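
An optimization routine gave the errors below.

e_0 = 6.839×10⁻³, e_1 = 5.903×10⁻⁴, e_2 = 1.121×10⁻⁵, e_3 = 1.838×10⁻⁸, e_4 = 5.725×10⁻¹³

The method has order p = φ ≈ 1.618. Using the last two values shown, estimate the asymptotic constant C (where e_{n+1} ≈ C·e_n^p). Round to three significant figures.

1.88

C ≈ e_4 / e_3^1.618
  = 5.725×10⁻¹³ / (1.838×10⁻⁸)^1.618
  = 5.725×10⁻¹³ / 3.04587e-13 ≈ 1.8796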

**Try it:**
All lines starting at the one holding "The method has" and ending at the last line above must be output exactly, and no other line may appear.

**Answer to the exercise:**
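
The method has order p = φ ≈ 1.618. Using the last two values shown, estimate the asymptotic constant C (where e_{n+1} ≈ C·e_n^p). Round to three significant figures.

1.88

C ≈ e_4 / e_3^1.618
  = 5.725×10⁻¹³ / (1.838×10⁻⁸)^1.618
  = 5.725×10⁻¹³ / 3.04587e-13 ≈ 1.8796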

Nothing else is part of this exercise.